> **TASK DIRECTIONS**
In the records below, find the line containing "Measurements of the" and the line containing "Apply the midpoint"; please repeat exactly the lines from one to the other, both included, and nothing more.

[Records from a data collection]

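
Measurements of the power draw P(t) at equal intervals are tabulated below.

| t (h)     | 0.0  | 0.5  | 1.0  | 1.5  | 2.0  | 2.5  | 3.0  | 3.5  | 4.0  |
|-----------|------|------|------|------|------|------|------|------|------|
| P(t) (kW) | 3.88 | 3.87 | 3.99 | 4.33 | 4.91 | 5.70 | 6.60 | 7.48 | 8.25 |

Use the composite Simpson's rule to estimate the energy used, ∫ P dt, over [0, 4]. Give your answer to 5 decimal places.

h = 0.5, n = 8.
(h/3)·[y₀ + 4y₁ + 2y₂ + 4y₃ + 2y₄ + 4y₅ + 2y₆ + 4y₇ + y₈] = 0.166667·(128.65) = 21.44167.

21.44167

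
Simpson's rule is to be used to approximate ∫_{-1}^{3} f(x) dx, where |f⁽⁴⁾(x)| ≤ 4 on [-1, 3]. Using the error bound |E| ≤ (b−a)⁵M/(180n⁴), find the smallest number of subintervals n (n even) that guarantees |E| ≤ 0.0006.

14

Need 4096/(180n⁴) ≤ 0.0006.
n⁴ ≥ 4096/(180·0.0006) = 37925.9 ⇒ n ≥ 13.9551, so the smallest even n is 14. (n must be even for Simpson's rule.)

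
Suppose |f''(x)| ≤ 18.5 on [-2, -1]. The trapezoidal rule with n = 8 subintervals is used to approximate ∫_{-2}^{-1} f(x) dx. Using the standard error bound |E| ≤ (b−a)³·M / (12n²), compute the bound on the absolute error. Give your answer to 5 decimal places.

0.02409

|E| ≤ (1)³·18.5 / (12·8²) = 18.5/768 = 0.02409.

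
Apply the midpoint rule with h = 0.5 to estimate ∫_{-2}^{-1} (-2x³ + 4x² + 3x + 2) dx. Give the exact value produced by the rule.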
--
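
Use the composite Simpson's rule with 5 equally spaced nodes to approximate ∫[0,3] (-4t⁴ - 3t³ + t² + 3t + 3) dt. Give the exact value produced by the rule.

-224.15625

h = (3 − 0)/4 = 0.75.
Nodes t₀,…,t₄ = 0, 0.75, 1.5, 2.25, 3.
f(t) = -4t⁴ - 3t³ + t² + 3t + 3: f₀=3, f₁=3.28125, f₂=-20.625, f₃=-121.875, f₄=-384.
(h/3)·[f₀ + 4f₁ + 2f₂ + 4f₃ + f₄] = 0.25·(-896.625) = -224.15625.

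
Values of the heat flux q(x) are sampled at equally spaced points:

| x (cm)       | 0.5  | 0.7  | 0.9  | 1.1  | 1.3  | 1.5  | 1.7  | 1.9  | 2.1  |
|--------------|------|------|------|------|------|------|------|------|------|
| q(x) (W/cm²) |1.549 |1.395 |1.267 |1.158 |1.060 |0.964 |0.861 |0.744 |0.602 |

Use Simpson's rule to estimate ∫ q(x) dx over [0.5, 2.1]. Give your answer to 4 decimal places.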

> **REPLY TO THE EXERCISE**
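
Measurements of the power draw P(t) at equal intervals are tabulated below.

| t (h)     | 0.0  | 0.5  | 1.0  | 1.5  | 2.0  | 2.5  | 3.0  | 3.5  | 4.0  |
|-----------|------|------|------|------|------|------|------|------|------|
| P(t) (kW) | 3.88 | 3.87 | 3.99 | 4.33 | 4.91 | 5.70 | 6.60 | 7.48 | 8.25 |

Use the composite Simpson's rule to estimate the energy used, ∫ P dt, over [0, 4]. Give your answer to 5 decimal places.

h = 0.5, n = 8.
(h/3)·[y₀ + 4y₁ + 2y₂ + 4y₃ + 2y₄ + 4y₅ + 2y₆ + 4y₇ + y₈] = 0.166667·(128.65) = 21.44167.

21.44167

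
Simpson's rule is to be used to approximate ∫_{-1}^{3} f(x) dx, where |f⁽⁴⁾(x)| ≤ 4 on [-1, 3]. Using the error bound |E| ≤ (b−a)⁵M/(180n⁴), find the smallest number of subintervals n (n even) that guarantees |E| ≤ 0.0006.

14

Need 4096/(180n⁴) ≤ 0.0006.
n⁴ ≥ 4096/(180·0.0006) = 37925.9 ⇒ n ≥ 13.9551, so the smallest even n is 14. (n must be even for Simpson's rule.)

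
Suppose |f''(x)| ≤ 18.5 on [-2, -1]. The trapezoidal rule with n = 8 subintervals is used to approximate ∫_{-2}^{-1} f(x) dx. Using the standard error bound |E| ≤ (b−a)³·M / (12n²), compute the bound on the absolute error. Give your answer to 5 decimal places.

0.02409

|E| ≤ (1)³·18.5 / (12·8²) = 18.5/768 = 0.02409.

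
Apply the midpoint rule with h = 0.5 to estimate ∫_{-2}^{-1} (-2x³ + 4x² + 3x + 2) dx. Give the exact value produced by the rule.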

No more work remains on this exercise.